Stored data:
########
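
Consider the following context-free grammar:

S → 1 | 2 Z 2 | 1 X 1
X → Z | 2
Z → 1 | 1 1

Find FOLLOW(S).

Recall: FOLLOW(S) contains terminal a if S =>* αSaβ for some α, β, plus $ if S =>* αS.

We compute FOLLOW(S) using the standard algorithm.
FOLLOW(S) starts with {$}.
FIRST(S) = {1, 2}
FIRST(X) = {1, 2}
FIRST(Z) = {1}
FOLLOW(S) = {$}
FOLLOW(X) = {1}
FOLLOW(Z) = {1, 2}
Therefore, FOLLOW(S) = {$}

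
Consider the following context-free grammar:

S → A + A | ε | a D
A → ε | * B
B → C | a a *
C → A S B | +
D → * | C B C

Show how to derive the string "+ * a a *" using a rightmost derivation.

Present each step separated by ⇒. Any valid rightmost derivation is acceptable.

S ⇒ A + A ⇒ A + * B ⇒ A + * a a * ⇒ + * a a *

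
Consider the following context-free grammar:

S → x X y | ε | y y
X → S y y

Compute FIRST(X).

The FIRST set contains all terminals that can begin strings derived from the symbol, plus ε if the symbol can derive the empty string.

We compute FIRST(X) using the standard algorithm.
FIRST(S) = {x, y, ε}
FIRST(X) = {x, y}
Therefore, FIRST(X) = {x, y}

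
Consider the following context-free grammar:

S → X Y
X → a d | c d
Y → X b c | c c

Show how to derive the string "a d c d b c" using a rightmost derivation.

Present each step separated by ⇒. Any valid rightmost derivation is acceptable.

S ⇒ X Y ⇒ X X b c ⇒ X c d b c ⇒ a d c d b c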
########
__What is expected__.
Print out the complete data above, character for character.

__Task response__.
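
Consider the following context-free grammar:

S → 1 | 2 Z 2 | 1 X 1
X → Z | 2
Z → 1 | 1 1

Find FOLLOW(S).

Recall: FOLLOW(S) contains terminal a if S =>* αSaβ for some α, β, plus $ if S =>* αS.

We compute FOLLOW(S) using the standard algorithm.
FOLLOW(S) starts with {$}.
FIRST(S) = {1, 2}
FIRST(X) = {1, 2}
FIRST(Z) = {1}
FOLLOW(S) = {$}
FOLLOW(X) = {1}
FOLLOW(Z) = {1, 2}
Therefore, FOLLOW(S) = {$}

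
Consider the following context-free grammar:

S → A + A | ε | a D
A → ε | * B
B → C | a a *
C → A S B | +
D → * | C B C

Show how to derive the string "+ * a a *" using a rightmost derivation.

Present each step separated by ⇒. Any valid rightmost derivation is acceptable.

S ⇒ A + A ⇒ A + * B ⇒ A + * a a * ⇒ + * a a *

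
Consider the following context-free grammar:

S → x X y | ε | y y
X → S y y

Compute FIRST(X).

The FIRST set contains all terminals that can begin strings derived from the symbol, plus ε if the symbol can derive the empty string.

We compute FIRST(X) using the standard algorithm.
FIRST(S) = {x, y, ε}
FIRST(X) = {x, y}
Therefore, FIRST(X) = {x, y}

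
Consider the following context-free grammar:

S → X Y
X → a d | c d
Y → X b c | c c

Show how to derive the string "a d c d b c" using a rightmost derivation.

Present each step separated by ⇒. Any valid rightmost derivation is acceptable.

S ⇒ X Y ⇒ X X b c ⇒ X c d b c ⇒ a d c d b c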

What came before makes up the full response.